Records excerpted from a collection

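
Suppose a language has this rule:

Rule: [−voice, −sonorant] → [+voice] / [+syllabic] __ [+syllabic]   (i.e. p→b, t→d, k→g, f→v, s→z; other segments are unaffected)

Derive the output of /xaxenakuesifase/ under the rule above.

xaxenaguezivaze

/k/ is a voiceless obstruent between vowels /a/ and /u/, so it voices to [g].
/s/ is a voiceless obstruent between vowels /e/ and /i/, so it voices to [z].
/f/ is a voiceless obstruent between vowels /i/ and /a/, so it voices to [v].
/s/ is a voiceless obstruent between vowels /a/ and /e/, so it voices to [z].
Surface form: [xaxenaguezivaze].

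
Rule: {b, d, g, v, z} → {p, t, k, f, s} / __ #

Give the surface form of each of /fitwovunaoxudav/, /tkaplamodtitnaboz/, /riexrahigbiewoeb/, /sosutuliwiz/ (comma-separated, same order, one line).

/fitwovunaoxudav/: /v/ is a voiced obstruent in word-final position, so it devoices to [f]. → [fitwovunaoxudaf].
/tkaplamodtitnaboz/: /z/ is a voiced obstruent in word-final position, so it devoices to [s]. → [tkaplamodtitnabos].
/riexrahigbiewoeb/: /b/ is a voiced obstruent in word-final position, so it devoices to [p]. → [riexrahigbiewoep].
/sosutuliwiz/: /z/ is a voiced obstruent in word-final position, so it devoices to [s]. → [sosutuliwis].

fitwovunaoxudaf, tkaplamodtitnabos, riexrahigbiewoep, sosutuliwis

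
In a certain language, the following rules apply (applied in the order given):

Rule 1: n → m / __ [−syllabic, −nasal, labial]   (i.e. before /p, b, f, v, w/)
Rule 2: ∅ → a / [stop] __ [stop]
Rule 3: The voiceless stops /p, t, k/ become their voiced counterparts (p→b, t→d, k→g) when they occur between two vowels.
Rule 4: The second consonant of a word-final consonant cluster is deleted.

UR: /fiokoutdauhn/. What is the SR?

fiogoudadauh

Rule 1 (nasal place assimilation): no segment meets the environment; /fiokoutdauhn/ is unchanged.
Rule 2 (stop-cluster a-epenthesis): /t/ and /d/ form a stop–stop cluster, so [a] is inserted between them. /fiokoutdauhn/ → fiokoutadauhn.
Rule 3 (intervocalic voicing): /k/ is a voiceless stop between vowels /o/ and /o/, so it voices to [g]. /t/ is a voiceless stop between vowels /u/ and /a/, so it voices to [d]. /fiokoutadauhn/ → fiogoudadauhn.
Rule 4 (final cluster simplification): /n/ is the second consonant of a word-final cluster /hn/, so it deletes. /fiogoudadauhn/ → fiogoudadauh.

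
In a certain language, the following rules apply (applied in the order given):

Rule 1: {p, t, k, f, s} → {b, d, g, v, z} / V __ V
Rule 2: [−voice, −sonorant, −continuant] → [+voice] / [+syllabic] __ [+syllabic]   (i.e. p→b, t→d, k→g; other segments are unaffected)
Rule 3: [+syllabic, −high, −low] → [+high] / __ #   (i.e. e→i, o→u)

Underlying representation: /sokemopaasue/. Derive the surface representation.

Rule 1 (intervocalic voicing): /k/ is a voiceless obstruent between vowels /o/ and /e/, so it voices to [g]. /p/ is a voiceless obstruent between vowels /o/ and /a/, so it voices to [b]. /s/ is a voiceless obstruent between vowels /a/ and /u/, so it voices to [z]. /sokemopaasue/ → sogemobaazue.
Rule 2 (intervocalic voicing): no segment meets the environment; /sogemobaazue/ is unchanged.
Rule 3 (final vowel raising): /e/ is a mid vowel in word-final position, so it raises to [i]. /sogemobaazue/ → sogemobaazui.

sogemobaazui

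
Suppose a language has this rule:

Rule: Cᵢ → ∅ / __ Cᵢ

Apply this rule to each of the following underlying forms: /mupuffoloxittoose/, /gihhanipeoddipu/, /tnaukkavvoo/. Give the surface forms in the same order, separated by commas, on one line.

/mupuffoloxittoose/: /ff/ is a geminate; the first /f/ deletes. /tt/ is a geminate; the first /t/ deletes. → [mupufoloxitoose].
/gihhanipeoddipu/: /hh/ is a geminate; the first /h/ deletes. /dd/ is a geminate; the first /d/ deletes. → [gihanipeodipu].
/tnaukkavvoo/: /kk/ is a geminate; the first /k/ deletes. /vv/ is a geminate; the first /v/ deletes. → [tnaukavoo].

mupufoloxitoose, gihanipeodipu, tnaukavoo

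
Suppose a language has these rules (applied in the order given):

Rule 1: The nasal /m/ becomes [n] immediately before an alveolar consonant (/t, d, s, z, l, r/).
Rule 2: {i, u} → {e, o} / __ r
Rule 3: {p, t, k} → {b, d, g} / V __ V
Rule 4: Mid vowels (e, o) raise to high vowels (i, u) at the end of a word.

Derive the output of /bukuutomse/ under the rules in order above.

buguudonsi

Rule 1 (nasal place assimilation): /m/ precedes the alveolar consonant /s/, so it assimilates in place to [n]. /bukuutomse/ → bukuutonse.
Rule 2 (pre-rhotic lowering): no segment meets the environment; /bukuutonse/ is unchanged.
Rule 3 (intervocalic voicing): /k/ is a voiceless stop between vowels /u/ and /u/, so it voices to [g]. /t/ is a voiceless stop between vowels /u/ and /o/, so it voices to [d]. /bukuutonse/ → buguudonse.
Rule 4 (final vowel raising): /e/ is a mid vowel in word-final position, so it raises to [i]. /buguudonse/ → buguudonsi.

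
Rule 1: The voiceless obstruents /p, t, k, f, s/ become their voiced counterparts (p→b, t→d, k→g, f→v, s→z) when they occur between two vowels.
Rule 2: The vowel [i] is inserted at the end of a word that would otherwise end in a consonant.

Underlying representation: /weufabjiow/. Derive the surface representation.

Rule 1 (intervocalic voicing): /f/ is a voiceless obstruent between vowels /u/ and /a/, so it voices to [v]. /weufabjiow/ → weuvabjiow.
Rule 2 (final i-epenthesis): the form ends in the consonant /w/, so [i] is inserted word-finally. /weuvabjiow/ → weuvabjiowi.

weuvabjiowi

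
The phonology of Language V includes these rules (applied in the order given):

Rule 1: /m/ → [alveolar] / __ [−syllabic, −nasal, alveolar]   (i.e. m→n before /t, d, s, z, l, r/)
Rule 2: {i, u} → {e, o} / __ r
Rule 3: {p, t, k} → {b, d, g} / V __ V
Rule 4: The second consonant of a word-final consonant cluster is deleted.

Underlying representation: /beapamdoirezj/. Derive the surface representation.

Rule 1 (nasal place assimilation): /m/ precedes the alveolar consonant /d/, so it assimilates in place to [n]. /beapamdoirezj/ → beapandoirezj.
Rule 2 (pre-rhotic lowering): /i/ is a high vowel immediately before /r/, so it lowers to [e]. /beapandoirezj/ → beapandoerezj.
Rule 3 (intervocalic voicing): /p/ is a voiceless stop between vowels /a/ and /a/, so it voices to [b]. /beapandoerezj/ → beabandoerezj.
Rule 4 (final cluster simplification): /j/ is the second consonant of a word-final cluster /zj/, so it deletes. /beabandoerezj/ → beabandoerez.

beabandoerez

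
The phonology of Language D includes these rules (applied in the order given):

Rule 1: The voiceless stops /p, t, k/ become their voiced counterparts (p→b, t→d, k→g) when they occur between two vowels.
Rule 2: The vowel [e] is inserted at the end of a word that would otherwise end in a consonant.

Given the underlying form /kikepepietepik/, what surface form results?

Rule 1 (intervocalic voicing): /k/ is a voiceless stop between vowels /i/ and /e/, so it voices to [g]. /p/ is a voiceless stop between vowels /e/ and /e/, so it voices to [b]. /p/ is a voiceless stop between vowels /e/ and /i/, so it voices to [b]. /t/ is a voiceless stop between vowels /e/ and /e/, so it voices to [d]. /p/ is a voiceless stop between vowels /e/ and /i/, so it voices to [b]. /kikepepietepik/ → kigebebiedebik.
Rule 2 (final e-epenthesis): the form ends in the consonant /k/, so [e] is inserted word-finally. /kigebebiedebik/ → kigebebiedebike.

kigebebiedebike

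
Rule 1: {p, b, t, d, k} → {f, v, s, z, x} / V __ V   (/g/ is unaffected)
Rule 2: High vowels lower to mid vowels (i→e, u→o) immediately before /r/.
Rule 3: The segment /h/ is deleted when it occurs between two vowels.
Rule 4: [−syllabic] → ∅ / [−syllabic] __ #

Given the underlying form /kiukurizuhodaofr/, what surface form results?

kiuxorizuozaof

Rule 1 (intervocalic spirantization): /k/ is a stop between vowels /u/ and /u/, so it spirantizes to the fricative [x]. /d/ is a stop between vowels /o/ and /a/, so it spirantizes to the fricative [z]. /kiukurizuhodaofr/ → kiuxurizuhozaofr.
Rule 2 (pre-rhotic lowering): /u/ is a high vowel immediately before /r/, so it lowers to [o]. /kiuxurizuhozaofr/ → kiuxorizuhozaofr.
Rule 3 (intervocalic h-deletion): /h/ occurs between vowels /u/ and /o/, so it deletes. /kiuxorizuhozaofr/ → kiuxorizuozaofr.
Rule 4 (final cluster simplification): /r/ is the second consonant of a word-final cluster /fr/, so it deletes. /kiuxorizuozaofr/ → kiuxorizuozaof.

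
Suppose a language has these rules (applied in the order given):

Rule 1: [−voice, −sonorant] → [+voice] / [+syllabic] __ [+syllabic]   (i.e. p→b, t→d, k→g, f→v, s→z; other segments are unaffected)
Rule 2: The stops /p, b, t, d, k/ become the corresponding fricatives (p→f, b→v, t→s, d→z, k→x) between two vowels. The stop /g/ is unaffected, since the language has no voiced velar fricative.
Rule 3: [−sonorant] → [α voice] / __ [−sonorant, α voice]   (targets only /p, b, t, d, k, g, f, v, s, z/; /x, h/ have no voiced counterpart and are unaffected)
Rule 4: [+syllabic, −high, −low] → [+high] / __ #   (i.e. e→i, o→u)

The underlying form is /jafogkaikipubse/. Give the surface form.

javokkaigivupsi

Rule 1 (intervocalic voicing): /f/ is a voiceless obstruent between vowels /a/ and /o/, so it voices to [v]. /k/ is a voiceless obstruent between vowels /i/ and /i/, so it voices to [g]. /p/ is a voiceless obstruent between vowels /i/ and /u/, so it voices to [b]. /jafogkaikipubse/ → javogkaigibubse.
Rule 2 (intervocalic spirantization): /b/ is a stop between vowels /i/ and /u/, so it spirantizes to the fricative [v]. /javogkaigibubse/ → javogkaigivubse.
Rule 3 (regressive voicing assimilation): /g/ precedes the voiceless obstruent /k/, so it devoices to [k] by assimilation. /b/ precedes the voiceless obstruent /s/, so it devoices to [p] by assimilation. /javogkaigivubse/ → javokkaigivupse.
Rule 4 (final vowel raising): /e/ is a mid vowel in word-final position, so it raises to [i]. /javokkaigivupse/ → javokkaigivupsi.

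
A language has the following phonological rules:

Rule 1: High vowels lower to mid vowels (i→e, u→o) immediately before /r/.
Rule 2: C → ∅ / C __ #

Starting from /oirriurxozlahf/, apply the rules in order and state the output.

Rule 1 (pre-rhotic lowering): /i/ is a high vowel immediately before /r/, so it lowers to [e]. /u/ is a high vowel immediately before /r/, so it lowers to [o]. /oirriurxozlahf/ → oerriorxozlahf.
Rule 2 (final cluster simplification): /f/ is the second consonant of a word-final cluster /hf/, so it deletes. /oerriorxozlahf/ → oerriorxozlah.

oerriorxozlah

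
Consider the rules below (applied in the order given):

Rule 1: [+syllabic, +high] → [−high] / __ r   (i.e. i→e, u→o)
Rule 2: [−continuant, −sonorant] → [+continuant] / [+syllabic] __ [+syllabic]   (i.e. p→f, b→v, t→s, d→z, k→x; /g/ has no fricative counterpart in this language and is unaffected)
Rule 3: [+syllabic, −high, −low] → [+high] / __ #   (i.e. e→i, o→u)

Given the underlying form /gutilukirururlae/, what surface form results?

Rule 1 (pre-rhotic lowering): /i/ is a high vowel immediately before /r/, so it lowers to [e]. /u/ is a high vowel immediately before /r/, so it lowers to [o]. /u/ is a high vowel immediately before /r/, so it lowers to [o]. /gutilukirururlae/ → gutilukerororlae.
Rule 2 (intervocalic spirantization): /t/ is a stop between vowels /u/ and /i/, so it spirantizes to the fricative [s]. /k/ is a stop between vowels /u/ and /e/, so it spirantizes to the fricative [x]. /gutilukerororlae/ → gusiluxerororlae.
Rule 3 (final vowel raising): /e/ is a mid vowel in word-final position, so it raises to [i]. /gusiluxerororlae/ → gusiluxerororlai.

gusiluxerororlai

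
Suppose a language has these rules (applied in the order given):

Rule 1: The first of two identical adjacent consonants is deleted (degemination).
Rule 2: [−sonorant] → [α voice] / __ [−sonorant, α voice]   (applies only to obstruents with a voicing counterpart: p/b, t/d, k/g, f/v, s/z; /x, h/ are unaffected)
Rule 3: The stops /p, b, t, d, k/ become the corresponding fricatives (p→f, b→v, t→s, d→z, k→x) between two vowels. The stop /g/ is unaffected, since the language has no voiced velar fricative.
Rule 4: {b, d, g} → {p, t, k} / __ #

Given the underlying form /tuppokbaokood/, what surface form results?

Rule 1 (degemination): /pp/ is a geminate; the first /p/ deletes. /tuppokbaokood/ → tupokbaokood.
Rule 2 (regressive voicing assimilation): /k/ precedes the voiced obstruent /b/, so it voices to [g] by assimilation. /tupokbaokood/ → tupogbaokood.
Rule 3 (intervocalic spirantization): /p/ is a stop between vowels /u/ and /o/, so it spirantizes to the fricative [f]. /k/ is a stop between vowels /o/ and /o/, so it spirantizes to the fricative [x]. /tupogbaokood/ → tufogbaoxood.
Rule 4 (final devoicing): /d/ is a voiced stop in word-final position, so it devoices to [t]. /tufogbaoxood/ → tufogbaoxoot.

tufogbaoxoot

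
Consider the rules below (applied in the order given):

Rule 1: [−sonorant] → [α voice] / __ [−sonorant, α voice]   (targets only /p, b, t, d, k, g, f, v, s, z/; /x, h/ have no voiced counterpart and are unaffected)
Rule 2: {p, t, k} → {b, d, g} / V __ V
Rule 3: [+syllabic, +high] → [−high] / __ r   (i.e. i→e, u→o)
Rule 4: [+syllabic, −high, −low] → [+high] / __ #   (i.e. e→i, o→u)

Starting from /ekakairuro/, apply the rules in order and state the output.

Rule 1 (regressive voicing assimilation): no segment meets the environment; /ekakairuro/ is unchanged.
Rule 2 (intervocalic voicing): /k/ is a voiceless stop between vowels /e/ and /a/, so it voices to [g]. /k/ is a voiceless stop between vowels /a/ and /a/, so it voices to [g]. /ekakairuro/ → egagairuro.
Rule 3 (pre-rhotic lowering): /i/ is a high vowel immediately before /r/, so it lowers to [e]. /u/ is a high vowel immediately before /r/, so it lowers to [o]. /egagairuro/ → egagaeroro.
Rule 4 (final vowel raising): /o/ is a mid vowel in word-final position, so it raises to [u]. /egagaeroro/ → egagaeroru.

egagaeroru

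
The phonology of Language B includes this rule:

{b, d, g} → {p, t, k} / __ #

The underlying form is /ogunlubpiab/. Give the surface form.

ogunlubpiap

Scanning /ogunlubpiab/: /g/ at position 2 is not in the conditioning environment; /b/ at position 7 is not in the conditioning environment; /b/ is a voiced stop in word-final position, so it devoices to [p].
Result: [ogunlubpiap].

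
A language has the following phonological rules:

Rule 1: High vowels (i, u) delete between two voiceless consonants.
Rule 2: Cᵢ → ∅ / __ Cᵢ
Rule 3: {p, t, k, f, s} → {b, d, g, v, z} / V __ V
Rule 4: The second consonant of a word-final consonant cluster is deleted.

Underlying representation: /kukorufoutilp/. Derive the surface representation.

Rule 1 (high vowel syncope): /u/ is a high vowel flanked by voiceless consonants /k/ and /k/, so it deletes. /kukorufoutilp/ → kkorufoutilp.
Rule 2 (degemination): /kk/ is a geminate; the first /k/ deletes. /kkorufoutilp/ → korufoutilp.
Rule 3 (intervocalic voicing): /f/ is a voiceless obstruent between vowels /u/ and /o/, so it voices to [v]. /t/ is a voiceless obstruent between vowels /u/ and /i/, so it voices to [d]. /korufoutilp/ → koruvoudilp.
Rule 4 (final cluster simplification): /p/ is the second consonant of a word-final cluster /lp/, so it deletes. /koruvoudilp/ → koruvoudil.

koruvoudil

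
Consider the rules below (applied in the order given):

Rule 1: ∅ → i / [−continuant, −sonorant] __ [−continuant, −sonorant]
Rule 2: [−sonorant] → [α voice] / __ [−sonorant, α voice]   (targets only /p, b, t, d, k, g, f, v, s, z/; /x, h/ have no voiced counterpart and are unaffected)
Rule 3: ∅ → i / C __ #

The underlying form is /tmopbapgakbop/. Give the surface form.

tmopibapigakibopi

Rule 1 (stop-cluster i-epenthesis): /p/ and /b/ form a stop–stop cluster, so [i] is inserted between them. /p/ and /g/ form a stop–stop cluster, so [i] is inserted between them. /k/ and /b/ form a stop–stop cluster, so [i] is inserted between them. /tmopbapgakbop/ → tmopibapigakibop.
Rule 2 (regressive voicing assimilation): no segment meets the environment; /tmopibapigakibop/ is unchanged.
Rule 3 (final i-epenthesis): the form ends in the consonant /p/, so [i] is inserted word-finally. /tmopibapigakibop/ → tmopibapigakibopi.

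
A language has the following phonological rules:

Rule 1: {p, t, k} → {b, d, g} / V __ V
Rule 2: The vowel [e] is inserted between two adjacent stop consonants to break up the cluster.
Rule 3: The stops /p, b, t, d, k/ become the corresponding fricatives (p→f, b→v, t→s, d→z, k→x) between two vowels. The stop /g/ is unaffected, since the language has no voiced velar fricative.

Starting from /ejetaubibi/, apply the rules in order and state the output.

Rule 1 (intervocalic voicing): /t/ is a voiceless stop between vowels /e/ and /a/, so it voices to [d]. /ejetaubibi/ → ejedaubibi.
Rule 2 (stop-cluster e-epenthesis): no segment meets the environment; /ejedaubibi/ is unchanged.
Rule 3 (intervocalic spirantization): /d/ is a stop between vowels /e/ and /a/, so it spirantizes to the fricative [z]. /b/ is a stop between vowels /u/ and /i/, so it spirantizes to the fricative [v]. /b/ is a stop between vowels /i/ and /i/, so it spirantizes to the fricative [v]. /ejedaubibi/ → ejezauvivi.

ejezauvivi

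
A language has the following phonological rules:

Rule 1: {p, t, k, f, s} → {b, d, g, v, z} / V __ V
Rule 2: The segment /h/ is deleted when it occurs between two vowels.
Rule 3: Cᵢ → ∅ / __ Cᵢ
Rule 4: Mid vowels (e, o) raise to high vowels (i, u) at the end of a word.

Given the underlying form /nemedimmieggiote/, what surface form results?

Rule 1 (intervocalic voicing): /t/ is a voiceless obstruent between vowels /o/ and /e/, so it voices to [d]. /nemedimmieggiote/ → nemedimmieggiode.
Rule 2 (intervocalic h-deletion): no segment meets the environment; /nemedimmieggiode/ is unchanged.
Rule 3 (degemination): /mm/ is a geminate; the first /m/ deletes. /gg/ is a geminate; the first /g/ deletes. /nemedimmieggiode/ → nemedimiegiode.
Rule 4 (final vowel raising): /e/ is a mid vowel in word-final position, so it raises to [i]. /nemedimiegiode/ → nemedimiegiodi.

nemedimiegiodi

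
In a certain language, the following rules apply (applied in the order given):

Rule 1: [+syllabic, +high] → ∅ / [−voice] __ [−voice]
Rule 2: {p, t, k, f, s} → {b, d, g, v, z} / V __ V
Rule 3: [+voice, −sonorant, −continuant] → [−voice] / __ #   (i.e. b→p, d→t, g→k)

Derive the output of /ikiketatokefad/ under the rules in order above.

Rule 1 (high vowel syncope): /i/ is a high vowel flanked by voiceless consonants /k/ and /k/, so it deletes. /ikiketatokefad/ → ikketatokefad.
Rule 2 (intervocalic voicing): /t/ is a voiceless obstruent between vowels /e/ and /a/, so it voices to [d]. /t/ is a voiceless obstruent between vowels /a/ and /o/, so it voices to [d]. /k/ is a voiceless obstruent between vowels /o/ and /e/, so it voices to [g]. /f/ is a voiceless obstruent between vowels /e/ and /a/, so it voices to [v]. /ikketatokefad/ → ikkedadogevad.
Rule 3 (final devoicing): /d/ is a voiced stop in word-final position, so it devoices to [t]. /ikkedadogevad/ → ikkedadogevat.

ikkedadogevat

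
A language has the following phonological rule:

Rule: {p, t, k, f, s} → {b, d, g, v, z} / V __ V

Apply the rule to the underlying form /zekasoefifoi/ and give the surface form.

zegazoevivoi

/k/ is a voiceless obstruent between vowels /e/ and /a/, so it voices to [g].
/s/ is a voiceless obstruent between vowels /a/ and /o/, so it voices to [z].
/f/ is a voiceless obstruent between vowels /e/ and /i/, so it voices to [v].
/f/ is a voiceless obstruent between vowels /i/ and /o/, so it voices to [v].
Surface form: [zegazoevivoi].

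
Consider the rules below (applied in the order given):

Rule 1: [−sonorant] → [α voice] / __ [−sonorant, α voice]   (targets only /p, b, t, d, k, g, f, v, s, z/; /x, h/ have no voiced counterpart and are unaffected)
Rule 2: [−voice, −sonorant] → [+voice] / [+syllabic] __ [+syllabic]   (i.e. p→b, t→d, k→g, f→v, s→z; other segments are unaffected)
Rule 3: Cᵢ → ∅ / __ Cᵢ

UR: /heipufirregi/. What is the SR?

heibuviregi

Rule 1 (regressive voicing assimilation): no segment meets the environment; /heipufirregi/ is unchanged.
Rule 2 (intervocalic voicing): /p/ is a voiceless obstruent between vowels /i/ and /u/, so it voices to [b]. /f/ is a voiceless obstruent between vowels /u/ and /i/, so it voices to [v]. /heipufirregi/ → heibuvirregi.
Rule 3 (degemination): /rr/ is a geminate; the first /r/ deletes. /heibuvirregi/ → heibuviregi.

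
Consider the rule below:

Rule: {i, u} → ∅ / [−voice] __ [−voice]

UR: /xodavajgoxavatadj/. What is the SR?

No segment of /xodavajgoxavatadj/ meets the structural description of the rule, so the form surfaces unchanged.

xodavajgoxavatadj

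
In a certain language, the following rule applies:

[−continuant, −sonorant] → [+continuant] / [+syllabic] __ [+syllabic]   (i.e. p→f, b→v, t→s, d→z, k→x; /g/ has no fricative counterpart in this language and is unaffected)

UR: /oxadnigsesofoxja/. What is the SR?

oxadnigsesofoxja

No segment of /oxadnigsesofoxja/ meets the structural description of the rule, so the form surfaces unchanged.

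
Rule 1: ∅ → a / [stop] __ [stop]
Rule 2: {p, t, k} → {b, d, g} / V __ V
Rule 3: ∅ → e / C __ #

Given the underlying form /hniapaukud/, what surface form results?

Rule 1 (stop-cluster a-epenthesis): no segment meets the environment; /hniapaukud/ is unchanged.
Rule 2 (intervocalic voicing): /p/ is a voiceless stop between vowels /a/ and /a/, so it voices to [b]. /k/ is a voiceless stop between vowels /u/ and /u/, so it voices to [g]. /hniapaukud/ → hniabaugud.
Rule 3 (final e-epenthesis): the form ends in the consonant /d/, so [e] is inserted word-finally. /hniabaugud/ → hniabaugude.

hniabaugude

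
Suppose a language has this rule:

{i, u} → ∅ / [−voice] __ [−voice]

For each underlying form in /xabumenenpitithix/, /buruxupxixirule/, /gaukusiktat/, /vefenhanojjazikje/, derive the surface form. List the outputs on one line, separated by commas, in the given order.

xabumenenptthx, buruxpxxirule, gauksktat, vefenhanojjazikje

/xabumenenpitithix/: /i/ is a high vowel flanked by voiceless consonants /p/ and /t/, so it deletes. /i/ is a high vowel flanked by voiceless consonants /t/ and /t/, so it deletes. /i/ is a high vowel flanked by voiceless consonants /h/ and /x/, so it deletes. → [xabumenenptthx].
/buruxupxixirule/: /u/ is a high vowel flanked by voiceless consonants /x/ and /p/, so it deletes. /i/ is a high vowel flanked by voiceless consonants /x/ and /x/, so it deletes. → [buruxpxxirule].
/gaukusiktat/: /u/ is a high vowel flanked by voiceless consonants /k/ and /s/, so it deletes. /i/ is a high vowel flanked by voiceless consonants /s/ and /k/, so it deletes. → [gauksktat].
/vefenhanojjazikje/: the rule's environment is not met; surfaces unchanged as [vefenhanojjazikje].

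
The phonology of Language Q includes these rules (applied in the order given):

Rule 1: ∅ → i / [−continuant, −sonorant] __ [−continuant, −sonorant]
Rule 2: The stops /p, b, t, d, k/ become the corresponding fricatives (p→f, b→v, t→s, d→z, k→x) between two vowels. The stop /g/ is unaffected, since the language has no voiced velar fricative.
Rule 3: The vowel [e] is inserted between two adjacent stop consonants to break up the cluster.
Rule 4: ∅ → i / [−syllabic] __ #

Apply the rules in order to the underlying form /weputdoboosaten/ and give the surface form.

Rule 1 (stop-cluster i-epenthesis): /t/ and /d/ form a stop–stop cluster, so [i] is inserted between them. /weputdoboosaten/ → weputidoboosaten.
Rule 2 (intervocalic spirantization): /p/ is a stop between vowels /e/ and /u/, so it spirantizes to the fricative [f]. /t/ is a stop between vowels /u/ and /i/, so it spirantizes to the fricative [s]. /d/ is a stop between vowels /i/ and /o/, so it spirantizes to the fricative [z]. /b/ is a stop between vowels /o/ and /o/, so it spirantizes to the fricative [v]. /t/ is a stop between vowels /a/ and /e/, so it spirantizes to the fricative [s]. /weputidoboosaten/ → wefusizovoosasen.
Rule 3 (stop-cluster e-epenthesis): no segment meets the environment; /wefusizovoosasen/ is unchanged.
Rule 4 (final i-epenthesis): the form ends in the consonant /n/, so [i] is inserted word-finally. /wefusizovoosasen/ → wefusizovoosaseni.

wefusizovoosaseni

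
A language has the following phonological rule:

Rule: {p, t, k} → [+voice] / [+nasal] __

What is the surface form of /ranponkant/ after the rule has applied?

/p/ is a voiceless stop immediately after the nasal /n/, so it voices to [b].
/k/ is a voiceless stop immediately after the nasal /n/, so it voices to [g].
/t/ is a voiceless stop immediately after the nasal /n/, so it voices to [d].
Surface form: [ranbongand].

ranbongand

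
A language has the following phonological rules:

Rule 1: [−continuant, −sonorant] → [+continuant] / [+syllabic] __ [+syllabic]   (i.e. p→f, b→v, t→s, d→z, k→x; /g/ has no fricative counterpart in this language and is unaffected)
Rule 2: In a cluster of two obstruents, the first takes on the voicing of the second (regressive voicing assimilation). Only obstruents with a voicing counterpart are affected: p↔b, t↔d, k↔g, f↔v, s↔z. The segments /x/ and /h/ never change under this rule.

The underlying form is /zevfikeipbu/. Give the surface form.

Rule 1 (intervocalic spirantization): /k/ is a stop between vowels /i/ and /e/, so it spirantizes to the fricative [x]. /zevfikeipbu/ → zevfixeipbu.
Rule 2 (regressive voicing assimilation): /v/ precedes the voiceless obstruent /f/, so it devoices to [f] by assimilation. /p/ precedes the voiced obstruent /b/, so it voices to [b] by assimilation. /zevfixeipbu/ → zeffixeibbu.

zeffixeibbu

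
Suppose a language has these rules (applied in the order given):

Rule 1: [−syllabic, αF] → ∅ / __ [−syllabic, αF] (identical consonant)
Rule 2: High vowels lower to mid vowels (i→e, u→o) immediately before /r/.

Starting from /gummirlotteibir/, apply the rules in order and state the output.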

### About this task
From the records above, copy each line where the word "with" can be found.

### Answer to this problem
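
Rule 2: [−sonorant] → [α voice] / __ [−sonorant, α voice]   (applies only to obstruents with a voicing counterpart: p/b, t/d, k/g, f/v, s/z; /x, h/ are unaffected)
Rule 2: In a cluster of two obstruents, the first takes on the voicing of the second (regressive voicing assimilation). Only obstruents with a voicing counterpart are affected: p↔b, t↔d, k↔g, f↔v, s↔z. The segments /x/ and /h/ never change under this rule.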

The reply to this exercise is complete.